== DATASET CONTENT ==

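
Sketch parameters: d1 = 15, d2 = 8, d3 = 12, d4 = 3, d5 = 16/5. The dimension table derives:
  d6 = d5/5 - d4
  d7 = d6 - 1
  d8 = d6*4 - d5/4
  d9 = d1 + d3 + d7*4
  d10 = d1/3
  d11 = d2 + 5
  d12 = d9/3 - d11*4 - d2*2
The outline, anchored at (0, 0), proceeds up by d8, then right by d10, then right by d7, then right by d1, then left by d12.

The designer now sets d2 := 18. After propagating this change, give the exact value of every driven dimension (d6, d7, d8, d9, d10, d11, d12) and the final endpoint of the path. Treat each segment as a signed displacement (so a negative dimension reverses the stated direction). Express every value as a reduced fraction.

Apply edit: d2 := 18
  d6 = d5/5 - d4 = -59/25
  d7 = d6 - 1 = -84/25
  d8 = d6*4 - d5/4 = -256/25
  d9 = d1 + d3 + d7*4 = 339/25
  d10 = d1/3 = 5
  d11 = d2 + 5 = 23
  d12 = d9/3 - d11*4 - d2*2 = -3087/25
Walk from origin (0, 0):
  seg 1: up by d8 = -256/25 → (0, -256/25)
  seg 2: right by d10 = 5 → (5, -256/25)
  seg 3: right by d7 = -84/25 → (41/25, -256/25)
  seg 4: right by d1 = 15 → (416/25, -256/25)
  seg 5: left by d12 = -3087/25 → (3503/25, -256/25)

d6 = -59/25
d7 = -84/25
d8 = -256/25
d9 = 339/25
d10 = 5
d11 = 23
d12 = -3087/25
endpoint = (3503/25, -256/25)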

===

▸ DESCRIPTION OF THE TASK
Output exactly the lines above, from the one holding "The outline, anchored" through the end of the data, including the first and last.

▸ SOLUTION TO THIS TASK
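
The outline, anchored at (0, 0), proceeds up by d8, then right by d10, then right by d7, then right by d1, then left by d12.

The designer now sets d2 := 18. After propagating this change, give the exact value of every driven dimension (d6, d7, d8, d9, d10, d11, d12) and the final endpoint of the path. Treat each segment as a signed displacement (so a negative dimension reverses the stated direction). Express every value as a reduced fraction.

Apply edit: d2 := 18
  d6 = d5/5 - d4 = -59/25
  d7 = d6 - 1 = -84/25
  d8 = d6*4 - d5/4 = -256/25
  d9 = d1 + d3 + d7*4 = 339/25
  d10 = d1/3 = 5
  d11 = d2 + 5 = 23
  d12 = d9/3 - d11*4 - d2*2 = -3087/25
Walk from origin (0, 0):
  seg 1: up by d8 = -256/25 → (0, -256/25)
  seg 2: right by d10 = 5 → (5, -256/25)
  seg 3: right by d7 = -84/25 → (41/25, -256/25)
  seg 4: right by d1 = 15 → (416/25, -256/25)
  seg 5: left by d12 = -3087/25 → (3503/25, -256/25)

d6 = -59/25
d7 = -84/25
d8 = -256/25
d9 = 339/25
d10 = 5
d11 = 23
d12 = -3087/25
endpoint = (3503/25, -256/25)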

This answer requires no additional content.